# MATERIAL FOR THE TASK
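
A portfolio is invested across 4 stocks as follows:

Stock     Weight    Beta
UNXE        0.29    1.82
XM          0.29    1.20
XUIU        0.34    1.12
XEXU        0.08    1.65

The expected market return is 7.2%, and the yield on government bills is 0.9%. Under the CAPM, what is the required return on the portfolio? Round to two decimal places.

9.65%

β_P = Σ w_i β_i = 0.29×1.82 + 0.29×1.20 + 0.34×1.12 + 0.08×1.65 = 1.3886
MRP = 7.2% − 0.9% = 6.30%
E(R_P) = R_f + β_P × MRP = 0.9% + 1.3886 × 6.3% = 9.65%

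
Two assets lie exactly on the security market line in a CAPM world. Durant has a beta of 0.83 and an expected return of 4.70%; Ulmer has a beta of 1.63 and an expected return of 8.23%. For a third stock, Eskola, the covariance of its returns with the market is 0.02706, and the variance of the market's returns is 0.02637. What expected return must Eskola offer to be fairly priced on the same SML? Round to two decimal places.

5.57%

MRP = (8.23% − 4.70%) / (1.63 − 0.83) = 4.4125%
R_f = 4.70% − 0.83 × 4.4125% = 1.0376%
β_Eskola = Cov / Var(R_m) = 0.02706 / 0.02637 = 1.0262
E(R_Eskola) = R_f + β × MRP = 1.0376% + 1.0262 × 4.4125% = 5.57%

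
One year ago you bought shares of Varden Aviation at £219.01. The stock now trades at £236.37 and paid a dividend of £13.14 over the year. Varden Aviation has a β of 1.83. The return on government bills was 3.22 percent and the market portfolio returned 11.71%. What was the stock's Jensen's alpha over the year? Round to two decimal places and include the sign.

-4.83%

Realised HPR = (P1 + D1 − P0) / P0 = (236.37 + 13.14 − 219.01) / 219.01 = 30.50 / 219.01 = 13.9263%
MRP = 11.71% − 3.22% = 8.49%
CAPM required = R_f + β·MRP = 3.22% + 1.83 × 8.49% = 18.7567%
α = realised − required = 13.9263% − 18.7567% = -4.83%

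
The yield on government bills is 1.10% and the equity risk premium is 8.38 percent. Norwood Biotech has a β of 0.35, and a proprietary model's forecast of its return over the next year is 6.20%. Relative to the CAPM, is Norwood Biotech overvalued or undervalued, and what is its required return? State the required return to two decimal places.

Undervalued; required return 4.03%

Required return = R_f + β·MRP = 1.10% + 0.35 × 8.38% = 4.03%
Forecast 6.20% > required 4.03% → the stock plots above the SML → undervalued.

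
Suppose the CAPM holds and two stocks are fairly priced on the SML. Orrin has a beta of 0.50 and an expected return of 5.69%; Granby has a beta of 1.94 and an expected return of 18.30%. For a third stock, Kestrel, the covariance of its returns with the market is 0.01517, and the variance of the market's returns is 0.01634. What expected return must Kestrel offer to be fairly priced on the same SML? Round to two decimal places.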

# WORK REQUIRED
Line by line, give the material above again exactly.

# RESULT OF THIS EXERCISE
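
A portfolio is invested across 4 stocks as follows:

Stock     Weight    Beta
UNXE        0.29    1.82
XM          0.29    1.20
XUIU        0.34    1.12
XEXU        0.08    1.65

The expected market return is 7.2%, and the yield on government bills is 0.9%. Under the CAPM, what is the required return on the portfolio? Round to two decimal places.

9.65%

β_P = Σ w_i β_i = 0.29×1.82 + 0.29×1.20 + 0.34×1.12 + 0.08×1.65 = 1.3886
MRP = 7.2% − 0.9% = 6.30%
E(R_P) = R_f + β_P × MRP = 0.9% + 1.3886 × 6.3% = 9.65%

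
Two assets lie exactly on the security market line in a CAPM world. Durant has a beta of 0.83 and an expected return of 4.70%; Ulmer has a beta of 1.63 and an expected return of 8.23%. For a third stock, Eskola, the covariance of its returns with the market is 0.02706, and the variance of the market's returns is 0.02637. What expected return must Eskola offer to be fairly priced on the same SML? Round to two decimal places.

5.57%

MRP = (8.23% − 4.70%) / (1.63 − 0.83) = 4.4125%
R_f = 4.70% − 0.83 × 4.4125% = 1.0376%
β_Eskola = Cov / Var(R_m) = 0.02706 / 0.02637 = 1.0262
E(R_Eskola) = R_f + β × MRP = 1.0376% + 1.0262 × 4.4125% = 5.57%

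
One year ago you bought shares of Varden Aviation at £219.01. The stock now trades at £236.37 and paid a dividend of £13.14 over the year. Varden Aviation has a β of 1.83. The return on government bills was 3.22 percent and the market portfolio returned 11.71%. What was the stock's Jensen's alpha over the year? Round to two decimal places and include the sign.

-4.83%

Realised HPR = (P1 + D1 − P0) / P0 = (236.37 + 13.14 − 219.01) / 219.01 = 30.50 / 219.01 = 13.9263%
MRP = 11.71% − 3.22% = 8.49%
CAPM required = R_f + β·MRP = 3.22% + 1.83 × 8.49% = 18.7567%
α = realised − required = 13.9263% − 18.7567% = -4.83%

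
The yield on government bills is 1.10% and the equity risk premium is 8.38 percent. Norwood Biotech has a β of 0.35, and a proprietary model's forecast of its return over the next year is 6.20%. Relative to the CAPM, is Norwood Biotech overvalued or undervalued, and what is its required return? State the required return to two decimal places.

Undervalued; required return 4.03%

Required return = R_f + β·MRP = 1.10% + 0.35 × 8.38% = 4.03%
Forecast 6.20% > required 4.03% → the stock plots above the SML → undervalued.

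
Suppose the CAPM holds and two stocks are fairly priced on the SML. Orrin has a beta of 0.50 and an expected return of 5.69%; Granby has a beta of 1.94 and an expected return of 18.30%. For a third stock, Kestrel, the covariance of its returns with the market is 0.01517, and the variance of the market's returns is 0.01634. What expected return must Kestrel offer to be fairly priced on the same SML? Round to two decimal places.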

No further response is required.